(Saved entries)
════════════════════

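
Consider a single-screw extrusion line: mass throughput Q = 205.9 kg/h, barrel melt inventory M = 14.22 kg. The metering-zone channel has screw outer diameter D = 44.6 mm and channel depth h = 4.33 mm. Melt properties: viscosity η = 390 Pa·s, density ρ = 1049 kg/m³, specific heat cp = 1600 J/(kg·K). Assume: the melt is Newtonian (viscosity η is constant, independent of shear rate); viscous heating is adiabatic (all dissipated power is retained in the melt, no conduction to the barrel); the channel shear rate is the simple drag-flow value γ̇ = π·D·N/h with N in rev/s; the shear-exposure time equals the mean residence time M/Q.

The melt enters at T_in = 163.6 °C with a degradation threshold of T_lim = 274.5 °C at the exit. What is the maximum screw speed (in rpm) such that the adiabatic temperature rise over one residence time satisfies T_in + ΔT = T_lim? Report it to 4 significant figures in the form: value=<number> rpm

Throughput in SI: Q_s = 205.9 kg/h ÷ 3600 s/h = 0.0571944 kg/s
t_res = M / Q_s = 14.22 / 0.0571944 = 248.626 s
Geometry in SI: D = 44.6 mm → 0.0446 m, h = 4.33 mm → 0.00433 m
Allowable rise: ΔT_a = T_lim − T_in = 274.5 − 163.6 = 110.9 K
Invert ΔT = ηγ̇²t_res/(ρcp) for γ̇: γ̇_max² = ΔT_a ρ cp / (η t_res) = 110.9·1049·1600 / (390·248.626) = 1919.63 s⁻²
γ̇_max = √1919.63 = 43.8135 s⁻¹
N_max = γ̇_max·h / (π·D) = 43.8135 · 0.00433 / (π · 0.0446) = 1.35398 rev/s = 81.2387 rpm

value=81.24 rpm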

════════════════════

* [Task details]:
Where the line containing "The melt enters" appears in the data above, begin there and reproduce every line to the end exactly; include nothing else.

* [Written answer]:
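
The melt enters at T_in = 163.6 °C with a degradation threshold of T_lim = 274.5 °C at the exit. What is the maximum screw speed (in rpm) such that the adiabatic temperature rise over one residence time satisfies T_in + ΔT = T_lim? Report it to 4 significant figures in the form: value=<number> rpm

Throughput in SI: Q_s = 205.9 kg/h ÷ 3600 s/h = 0.0571944 kg/s
t_res = M / Q_s = 14.22 / 0.0571944 = 248.626 s
Geometry in SI: D = 44.6 mm → 0.0446 m, h = 4.33 mm → 0.00433 m
Allowable rise: ΔT_a = T_lim − T_in = 274.5 − 163.6 = 110.9 K
Invert ΔT = ηγ̇²t_res/(ρcp) for γ̇: γ̇_max² = ΔT_a ρ cp / (η t_res) = 110.9·1049·1600 / (390·248.626) = 1919.63 s⁻²
γ̇_max = √1919.63 = 43.8135 s⁻¹
N_max = γ̇_max·h / (π·D) = 43.8135 · 0.00433 / (π · 0.0446) = 1.35398 rev/s = 81.2387 rpm

value=81.24 rpm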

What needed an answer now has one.